Stored items:
Content starts
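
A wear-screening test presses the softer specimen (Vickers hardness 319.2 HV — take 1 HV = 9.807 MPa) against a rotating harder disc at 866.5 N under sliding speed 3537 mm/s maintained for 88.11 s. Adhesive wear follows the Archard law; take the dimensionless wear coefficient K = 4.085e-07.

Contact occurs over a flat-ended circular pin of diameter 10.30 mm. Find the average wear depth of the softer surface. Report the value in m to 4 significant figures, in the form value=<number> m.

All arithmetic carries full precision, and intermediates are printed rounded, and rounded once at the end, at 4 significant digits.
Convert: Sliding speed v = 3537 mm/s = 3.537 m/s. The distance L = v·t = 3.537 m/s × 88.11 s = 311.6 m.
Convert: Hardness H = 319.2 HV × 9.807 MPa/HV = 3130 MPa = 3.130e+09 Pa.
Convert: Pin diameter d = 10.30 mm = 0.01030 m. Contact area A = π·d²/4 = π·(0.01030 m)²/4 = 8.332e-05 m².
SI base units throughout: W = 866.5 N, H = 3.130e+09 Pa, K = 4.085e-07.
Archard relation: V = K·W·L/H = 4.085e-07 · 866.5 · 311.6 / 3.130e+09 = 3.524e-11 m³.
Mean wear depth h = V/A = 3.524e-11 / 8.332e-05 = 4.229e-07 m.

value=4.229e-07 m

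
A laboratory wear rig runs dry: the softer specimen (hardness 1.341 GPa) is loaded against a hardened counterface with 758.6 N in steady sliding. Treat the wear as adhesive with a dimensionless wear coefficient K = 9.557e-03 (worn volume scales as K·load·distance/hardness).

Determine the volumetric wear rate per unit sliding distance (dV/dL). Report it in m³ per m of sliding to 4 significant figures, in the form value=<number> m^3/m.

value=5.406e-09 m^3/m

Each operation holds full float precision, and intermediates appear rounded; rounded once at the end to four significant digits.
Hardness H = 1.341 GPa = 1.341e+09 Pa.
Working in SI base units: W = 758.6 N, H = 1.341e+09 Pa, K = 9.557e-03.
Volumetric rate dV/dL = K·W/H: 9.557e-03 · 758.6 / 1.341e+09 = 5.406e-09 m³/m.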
Content ends
◆ Description of the task ◆
Return every record above exactly as it appears.

◆ Your response ◆
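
A wear-screening test presses the softer specimen (Vickers hardness 319.2 HV — take 1 HV = 9.807 MPa) against a rotating harder disc at 866.5 N under sliding speed 3537 mm/s maintained for 88.11 s. Adhesive wear follows the Archard law; take the dimensionless wear coefficient K = 4.085e-07.

Contact occurs over a flat-ended circular pin of diameter 10.30 mm. Find the average wear depth of the softer surface. Report the value in m to 4 significant figures, in the form value=<number> m.

All arithmetic carries full precision, and intermediates are printed rounded, and rounded once at the end, at 4 significant digits.
Convert: Sliding speed v = 3537 mm/s = 3.537 m/s. The distance L = v·t = 3.537 m/s × 88.11 s = 311.6 m.
Convert: Hardness H = 319.2 HV × 9.807 MPa/HV = 3130 MPa = 3.130e+09 Pa.
Convert: Pin diameter d = 10.30 mm = 0.01030 m. Contact area A = π·d²/4 = π·(0.01030 m)²/4 = 8.332e-05 m².
SI base units throughout: W = 866.5 N, H = 3.130e+09 Pa, K = 4.085e-07.
Archard relation: V = K·W·L/H = 4.085e-07 · 866.5 · 311.6 / 3.130e+09 = 3.524e-11 m³.
Mean wear depth h = V/A = 3.524e-11 / 8.332e-05 = 4.229e-07 m.

value=4.229e-07 m

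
A laboratory wear rig runs dry: the softer specimen (hardness 1.341 GPa) is loaded against a hardened counterface with 758.6 N in steady sliding. Treat the wear as adhesive with a dimensionless wear coefficient K = 9.557e-03 (worn volume scales as K·load·distance/hardness).

Determine the volumetric wear rate per unit sliding distance (dV/dL). Report it in m³ per m of sliding to 4 significant figures, in the form value=<number> m^3/m.

value=5.406e-09 m^3/m

Each operation holds full float precision, and intermediates appear rounded; rounded once at the end to four significant digits.
Hardness H = 1.341 GPa = 1.341e+09 Pa.
Working in SI base units: W = 758.6 N, H = 1.341e+09 Pa, K = 9.557e-03.
Volumetric rate dV/dL = K·W/H: 9.557e-03 · 758.6 / 1.341e+09 = 5.406e-09 m³/m.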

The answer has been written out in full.